- [BRIEF]: This task calls for every entry below to be repeated exactly.

Saved data entries:
____

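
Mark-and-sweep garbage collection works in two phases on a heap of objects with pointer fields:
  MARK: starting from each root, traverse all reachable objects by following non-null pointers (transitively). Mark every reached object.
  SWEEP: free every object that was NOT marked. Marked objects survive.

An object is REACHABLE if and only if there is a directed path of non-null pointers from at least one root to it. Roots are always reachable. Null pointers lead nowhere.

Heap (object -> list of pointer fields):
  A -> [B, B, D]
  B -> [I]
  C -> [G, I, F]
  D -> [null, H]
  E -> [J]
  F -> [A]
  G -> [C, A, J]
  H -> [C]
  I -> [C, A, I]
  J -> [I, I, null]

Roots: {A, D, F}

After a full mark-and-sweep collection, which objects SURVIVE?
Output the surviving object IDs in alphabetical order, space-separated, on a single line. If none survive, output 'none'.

Answer: A B C D F G H I J

Derivation:
Roots: A D F
Mark A: refs=B B D, marked=A
Mark D: refs=null H, marked=A D
Mark F: refs=A, marked=A D F
Mark B: refs=I, marked=A B D F
Mark H: refs=C, marked=A B D F H
Mark I: refs=C A I, marked=A B D F H I
Mark C: refs=G I F, marked=A B C D F H I
Mark G: refs=C A J, marked=A B C D F G H I
Mark J: refs=I I null, marked=A B C D F G H I J
Unmarked (collected): E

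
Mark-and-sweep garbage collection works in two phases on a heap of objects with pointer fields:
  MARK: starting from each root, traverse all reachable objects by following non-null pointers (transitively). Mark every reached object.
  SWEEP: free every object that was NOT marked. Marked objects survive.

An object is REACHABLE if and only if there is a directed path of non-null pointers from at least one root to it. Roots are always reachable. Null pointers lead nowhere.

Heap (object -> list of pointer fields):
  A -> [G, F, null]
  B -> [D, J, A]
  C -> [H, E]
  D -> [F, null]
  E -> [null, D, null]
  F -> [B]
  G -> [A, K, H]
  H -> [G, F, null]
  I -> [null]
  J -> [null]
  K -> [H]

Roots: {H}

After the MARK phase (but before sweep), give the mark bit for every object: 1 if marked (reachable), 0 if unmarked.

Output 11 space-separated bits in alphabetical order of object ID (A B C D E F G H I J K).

Answer: 1 1 0 1 0 1 1 1 0 1 1

Derivation:
Roots: H
Mark H: refs=G F null, marked=H
Mark G: refs=A K H, marked=G H
Mark F: refs=B, marked=F G H
Mark A: refs=G F null, marked=A F G H
Mark K: refs=H, marked=A F G H K
Mark B: refs=D J A, marked=A B F G H K
Mark D: refs=F null, marked=A B D F G H K
Mark J: refs=null, marked=A B D F G H J K
Unmarked (collected): C E I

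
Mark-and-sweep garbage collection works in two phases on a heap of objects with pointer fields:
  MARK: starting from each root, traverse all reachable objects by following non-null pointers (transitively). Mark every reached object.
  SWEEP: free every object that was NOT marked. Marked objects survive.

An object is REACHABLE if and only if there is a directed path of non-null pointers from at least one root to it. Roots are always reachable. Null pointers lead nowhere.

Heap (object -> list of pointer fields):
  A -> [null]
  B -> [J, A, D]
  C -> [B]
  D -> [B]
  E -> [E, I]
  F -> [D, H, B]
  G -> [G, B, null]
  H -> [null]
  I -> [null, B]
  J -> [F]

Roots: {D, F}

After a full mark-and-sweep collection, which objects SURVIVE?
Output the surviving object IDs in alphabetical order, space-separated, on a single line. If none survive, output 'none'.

Answer: A B D F H J

Derivation:
Roots: D F
Mark D: refs=B, marked=D
Mark F: refs=D H B, marked=D F
Mark B: refs=J A D, marked=B D F
Mark H: refs=null, marked=B D F H
Mark J: refs=F, marked=B D F H J
Mark A: refs=null, marked=A B D F H J
Unmarked (collected): C E G I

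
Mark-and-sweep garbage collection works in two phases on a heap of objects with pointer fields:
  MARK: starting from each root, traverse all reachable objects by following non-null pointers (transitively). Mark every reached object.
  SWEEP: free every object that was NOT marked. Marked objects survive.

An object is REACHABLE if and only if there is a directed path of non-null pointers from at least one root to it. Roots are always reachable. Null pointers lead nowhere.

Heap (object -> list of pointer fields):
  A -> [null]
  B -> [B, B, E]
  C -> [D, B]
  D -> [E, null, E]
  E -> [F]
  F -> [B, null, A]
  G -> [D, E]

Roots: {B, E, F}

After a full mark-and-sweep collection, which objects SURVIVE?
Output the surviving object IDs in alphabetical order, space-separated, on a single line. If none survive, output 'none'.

Answer: A B E F

Derivation:
Roots: B E F
Mark B: refs=B B E, marked=B
Mark E: refs=F, marked=B E
Mark F: refs=B null A, marked=B E F
Mark A: refs=null, marked=A B E F
Unmarked (collected): C D G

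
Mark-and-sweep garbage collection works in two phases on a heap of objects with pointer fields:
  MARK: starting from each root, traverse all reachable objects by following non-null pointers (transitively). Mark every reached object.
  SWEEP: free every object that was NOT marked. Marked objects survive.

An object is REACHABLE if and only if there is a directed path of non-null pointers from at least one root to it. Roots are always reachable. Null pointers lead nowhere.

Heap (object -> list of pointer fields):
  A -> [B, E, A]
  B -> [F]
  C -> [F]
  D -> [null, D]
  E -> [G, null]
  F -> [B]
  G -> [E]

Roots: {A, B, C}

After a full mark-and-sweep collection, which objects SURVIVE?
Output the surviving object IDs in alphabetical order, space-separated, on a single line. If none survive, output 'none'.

Roots: A B C
Mark A: refs=B E A, marked=A
Mark B: refs=F, marked=A B
Mark C: refs=F, marked=A B C
Mark E: refs=G null, marked=A B C E
Mark F: refs=B, marked=A B C E F
Mark G: refs=E, marked=A B C E F G
Unmarked (collected): D

Answer: A B C E F G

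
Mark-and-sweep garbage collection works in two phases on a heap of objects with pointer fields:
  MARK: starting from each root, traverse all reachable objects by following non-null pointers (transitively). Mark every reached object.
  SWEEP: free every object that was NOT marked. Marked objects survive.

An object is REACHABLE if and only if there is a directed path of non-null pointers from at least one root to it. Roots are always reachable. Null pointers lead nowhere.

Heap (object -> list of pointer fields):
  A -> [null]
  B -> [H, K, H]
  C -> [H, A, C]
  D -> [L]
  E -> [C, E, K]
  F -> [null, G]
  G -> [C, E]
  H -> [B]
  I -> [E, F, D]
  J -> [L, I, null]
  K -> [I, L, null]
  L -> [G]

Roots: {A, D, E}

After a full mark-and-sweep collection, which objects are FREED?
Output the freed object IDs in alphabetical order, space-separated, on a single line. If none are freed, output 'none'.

Answer: J

Derivation:
Roots: A D E
Mark A: refs=null, marked=A
Mark D: refs=L, marked=A D
Mark E: refs=C E K, marked=A D E
Mark L: refs=G, marked=A D E L
Mark C: refs=H A C, marked=A C D E L
Mark K: refs=I L null, marked=A C D E K L
Mark G: refs=C E, marked=A C D E G K L
Mark H: refs=B, marked=A C D E G H K L
Mark I: refs=E F D, marked=A C D E G H I K L
Mark B: refs=H K H, marked=A B C D E G H I K L
Mark F: refs=null G, marked=A B C D E F G H I K L
Unmarked (collected): J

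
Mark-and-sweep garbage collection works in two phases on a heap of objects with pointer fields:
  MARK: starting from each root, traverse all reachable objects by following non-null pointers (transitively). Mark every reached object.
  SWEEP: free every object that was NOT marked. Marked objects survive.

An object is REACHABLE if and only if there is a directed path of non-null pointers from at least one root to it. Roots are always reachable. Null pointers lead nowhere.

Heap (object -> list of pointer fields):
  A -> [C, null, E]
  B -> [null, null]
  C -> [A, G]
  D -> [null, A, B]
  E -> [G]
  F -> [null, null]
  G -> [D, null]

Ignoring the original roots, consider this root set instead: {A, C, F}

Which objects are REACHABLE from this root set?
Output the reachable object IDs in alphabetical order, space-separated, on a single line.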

____

- [RESULT]:
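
Mark-and-sweep garbage collection works in two phases on a heap of objects with pointer fields:
  MARK: starting from each root, traverse all reachable objects by following non-null pointers (transitively). Mark every reached object.
  SWEEP: free every object that was NOT marked. Marked objects survive.

An object is REACHABLE if and only if there is a directed path of non-null pointers from at least one root to it. Roots are always reachable. Null pointers lead nowhere.

Heap (object -> list of pointer fields):
  A -> [B, B, D]
  B -> [I]
  C -> [G, I, F]
  D -> [null, H]
  E -> [J]
  F -> [A]
  G -> [C, A, J]
  H -> [C]
  I -> [C, A, I]
  J -> [I, I, null]

Roots: {A, D, F}

After a full mark-and-sweep collection, which objects SURVIVE?
Output the surviving object IDs in alphabetical order, space-separated, on a single line. If none survive, output 'none'.

Answer: A B C D F G H I J

Derivation:
Roots: A D F
Mark A: refs=B B D, marked=A
Mark D: refs=null H, marked=A D
Mark F: refs=A, marked=A D F
Mark B: refs=I, marked=A B D F
Mark H: refs=C, marked=A B D F H
Mark I: refs=C A I, marked=A B D F H I
Mark C: refs=G I F, marked=A B C D F H I
Mark G: refs=C A J, marked=A B C D F G H I
Mark J: refs=I I null, marked=A B C D F G H I J
Unmarked (collected): E

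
Mark-and-sweep garbage collection works in two phases on a heap of objects with pointer fields:
  MARK: starting from each root, traverse all reachable objects by following non-null pointers (transitively). Mark every reached object.
  SWEEP: free every object that was NOT marked. Marked objects survive.

An object is REACHABLE if and only if there is a directed path of non-null pointers from at least one root to it. Roots are always reachable. Null pointers lead nowhere.

Heap (object -> list of pointer fields):
  A -> [G, F, null]
  B -> [D, J, A]
  C -> [H, E]
  D -> [F, null]
  E -> [null, D, null]
  F -> [B]
  G -> [A, K, H]
  H -> [G, F, null]
  I -> [null]
  J -> [null]
  K -> [H]

Roots: {H}

After the MARK phase (but before sweep), give the mark bit for every object: 1 if marked (reachable), 0 if unmarked.

Output 11 space-separated bits in alphabetical order of object ID (A B C D E F G H I J K).

Answer: 1 1 0 1 0 1 1 1 0 1 1

Derivation:
Roots: H
Mark H: refs=G F null, marked=H
Mark G: refs=A K H, marked=G H
Mark F: refs=B, marked=F G H
Mark A: refs=G F null, marked=A F G H
Mark K: refs=H, marked=A F G H K
Mark B: refs=D J A, marked=A B F G H K
Mark D: refs=F null, marked=A B D F G H K
Mark J: refs=null, marked=A B D F G H J K
Unmarked (collected): C E I

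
Mark-and-sweep garbage collection works in two phases on a heap of objects with pointer fields:
  MARK: starting from each root, traverse all reachable objects by following non-null pointers (transitively). Mark every reached object.
  SWEEP: free every object that was NOT marked. Marked objects survive.

An object is REACHABLE if and only if there is a directed path of non-null pointers from at least one root to it. Roots are always reachable. Null pointers lead nowhere.

Heap (object -> list of pointer fields):
  A -> [null]
  B -> [J, A, D]
  C -> [B]
  D -> [B]
  E -> [E, I]
  F -> [D, H, B]
  G -> [G, B, null]
  H -> [null]
  I -> [null, B]
  J -> [F]

Roots: {D, F}

After a full mark-and-sweep collection, which objects SURVIVE?
Output the surviving object IDs in alphabetical order, space-separated, on a single line. If none survive, output 'none'.

Answer: A B D F H J

Derivation:
Roots: D F
Mark D: refs=B, marked=D
Mark F: refs=D H B, marked=D F
Mark B: refs=J A D, marked=B D F
Mark H: refs=null, marked=B D F H
Mark J: refs=F, marked=B D F H J
Mark A: refs=null, marked=A B D F H J
Unmarked (collected): C E G I

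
Mark-and-sweep garbage collection works in two phases on a heap of objects with pointer fields:
  MARK: starting from each root, traverse all reachable objects by following non-null pointers (transitively). Mark every reached object.
  SWEEP: free every object that was NOT marked. Marked objects survive.

An object is REACHABLE if and only if there is a directed path of non-null pointers from at least one root to it. Roots are always reachable. Null pointers lead nowhere.

Heap (object -> list of pointer fields):
  A -> [null]
  B -> [B, B, E]
  C -> [D, B]
  D -> [E, null, E]
  E -> [F]
  F -> [B, null, A]
  G -> [D, E]

Roots: {B, E, F}

After a full mark-and-sweep collection, which objects SURVIVE?
Output the surviving object IDs in alphabetical order, space-separated, on a single line. If none survive, output 'none'.

Answer: A B E F

Derivation:
Roots: B E F
Mark B: refs=B B E, marked=B
Mark E: refs=F, marked=B E
Mark F: refs=B null A, marked=B E F
Mark A: refs=null, marked=A B E F
Unmarked (collected): C D G

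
Mark-and-sweep garbage collection works in two phases on a heap of objects with pointer fields:
  MARK: starting from each root, traverse all reachable objects by following non-null pointers (transitively). Mark every reached object.
  SWEEP: free every object that was NOT marked. Marked objects survive.

An object is REACHABLE if and only if there is a directed path of non-null pointers from at least one root to it. Roots are always reachable. Null pointers lead nowhere.

Heap (object -> list of pointer fields):
  A -> [B, E, A]
  B -> [F]
  C -> [F]
  D -> [null, D]
  E -> [G, null]
  F -> [B]
  G -> [E]

Roots: {A, B, C}

After a full mark-and-sweep collection, which objects SURVIVE?
Output the surviving object IDs in alphabetical order, space-separated, on a single line. If none survive, output 'none'.

Roots: A B C
Mark A: refs=B E A, marked=A
Mark B: refs=F, marked=A B
Mark C: refs=F, marked=A B C
Mark E: refs=G null, marked=A B C E
Mark F: refs=B, marked=A B C E F
Mark G: refs=E, marked=A B C E F G
Unmarked (collected): D

Answer: A B C E F G

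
Mark-and-sweep garbage collection works in two phases on a heap of objects with pointer fields:
  MARK: starting from each root, traverse all reachable objects by following non-null pointers (transitively). Mark every reached object.
  SWEEP: free every object that was NOT marked. Marked objects survive.

An object is REACHABLE if and only if there is a directed path of non-null pointers from at least one root to it. Roots are always reachable. Null pointers lead nowhere.

Heap (object -> list of pointer fields):
  A -> [null]
  B -> [H, K, H]
  C -> [H, A, C]
  D -> [L]
  E -> [C, E, K]
  F -> [null, G]
  G -> [C, E]
  H -> [B]
  I -> [E, F, D]
  J -> [L, I, null]
  K -> [I, L, null]
  L -> [G]

Roots: {A, D, E}

After a full mark-and-sweep collection, which objects are FREED?
Output the freed object IDs in alphabetical order, space-separated, on a single line. If none are freed, output 'none'.

Answer: J

Derivation:
Roots: A D E
Mark A: refs=null, marked=A
Mark D: refs=L, marked=A D
Mark E: refs=C E K, marked=A D E
Mark L: refs=G, marked=A D E L
Mark C: refs=H A C, marked=A C D E L
Mark K: refs=I L null, marked=A C D E K L
Mark G: refs=C E, marked=A C D E G K L
Mark H: refs=B, marked=A C D E G H K L
Mark I: refs=E F D, marked=A C D E G H I K L
Mark B: refs=H K H, marked=A B C D E G H I K L
Mark F: refs=null G, marked=A B C D E F G H I K L
Unmarked (collected): J

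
Mark-and-sweep garbage collection works in two phases on a heap of objects with pointer fields:
  MARK: starting from each root, traverse all reachable objects by following non-null pointers (transitively). Mark every reached object.
  SWEEP: free every object that was NOT marked. Marked objects survive.

An object is REACHABLE if and only if there is a directed path of non-null pointers from at least one root to it. Roots are always reachable. Null pointers lead nowhere.

Heap (object -> list of pointer fields):
  A -> [C, null, E]
  B -> [null, null]
  C -> [A, G]
  D -> [null, A, B]
  E -> [G]
  F -> [null, null]
  G -> [D, null]

Ignoring the original roots, consider this root set instead: {A, C, F}

Which objects are REACHABLE from this root set?
Output the reachable object IDs in alphabetical order, space-separated, on a single line.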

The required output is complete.